Copy out each line in the material below that has the word "What".

___ Dataset content

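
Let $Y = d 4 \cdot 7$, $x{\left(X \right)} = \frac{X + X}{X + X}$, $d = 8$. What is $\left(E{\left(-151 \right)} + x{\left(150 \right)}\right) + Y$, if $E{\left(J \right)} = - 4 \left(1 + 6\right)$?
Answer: $197$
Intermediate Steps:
$E{\left(J \right)} = -28$ ($E{\left(J \right)} = \left(-4\right) 7 = -28$)
$x{\left(X \right)} = 1$ ($x{\left(X \right)} = \frac{2 X}{2 X} = 2 X \frac{1}{2 X} = 1$)
$Y = 224$ ($Y = 8 \cdot 4 \cdot 7 = 32 \cdot 7 = 224$)
$\left(E{\left(-151 \right)} + x{\left(150 \right)}\right) + Y = \left(-28 + 1\right) + 224 = -27 + 224 = 197$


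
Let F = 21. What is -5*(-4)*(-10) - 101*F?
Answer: -2321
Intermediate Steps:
-5*(-4)*(-10) - 101*F = -5*(-4)*(-10) - 101*21 = 20*(-10) - 2121 = -200 - 2121 = -2321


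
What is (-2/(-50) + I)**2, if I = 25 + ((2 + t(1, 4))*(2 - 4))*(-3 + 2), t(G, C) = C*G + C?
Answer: 1267876/625 ≈ 2028.6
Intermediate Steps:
t(G, C) = C + C*G
I = 45 (I = 25 + ((2 + 4*(1 + 1))*(2 - 4))*(-3 + 2) = 25 + ((2 + 4*2)*(-2))*(-1) = 25 + ((2 + 8)*(-2))*(-1) = 25 + (10*(-2))*(-1) = 25 - 20*(-1) = 25 + 20 = 45)
(-2/(-50) + I)**2 = (-2/(-50) + 45)**2 = (-2*(-1/50) + 45)**2 = (1/25 + 45)**2 = (1126/25)**2 = 1267876/625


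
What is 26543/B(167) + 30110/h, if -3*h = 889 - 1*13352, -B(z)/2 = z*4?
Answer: -210124529/16650568 ≈ -12.620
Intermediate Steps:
B(z) = -8*z (B(z) = -2*z*4 = -8*z)
h = 12463/3 (h = -(889 - 1*13352)/3 = -(889 - 13352)/3 = -⅓*(-12463) = 12463/3 ≈ 4154.3)
26543/B(167) + 30110/h = 26543/((-8*167)) + 30110/(12463/3) = 26543/(-1336) + 30110*(3/12463) = 26543*(-1/1336) + 90330/12463 = -26543/1336 + 90330/12463 = -210124529/16650568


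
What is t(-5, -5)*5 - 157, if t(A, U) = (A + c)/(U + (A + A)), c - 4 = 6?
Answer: -476/3 ≈ -158.67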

______

**Exercise solution**.
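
Let $Y = d 4 \cdot 7$, $x{\left(X \right)} = \frac{X + X}{X + X}$, $d = 8$. What is $\left(E{\left(-151 \right)} + x{\left(150 \right)}\right) + Y$, if $E{\left(J \right)} = - 4 \left(1 + 6\right)$?
Let F = 21. What is -5*(-4)*(-10) - 101*F?
What is (-2/(-50) + I)**2, if I = 25 + ((2 + t(1, 4))*(2 - 4))*(-3 + 2), t(G, C) = C*G + C?
What is 26543/B(167) + 30110/h, if -3*h = 889 - 1*13352, -B(z)/2 = z*4?
What is t(-5, -5)*5 - 157, if t(A, U) = (A + c)/(U + (A + A)), c - 4 = 6?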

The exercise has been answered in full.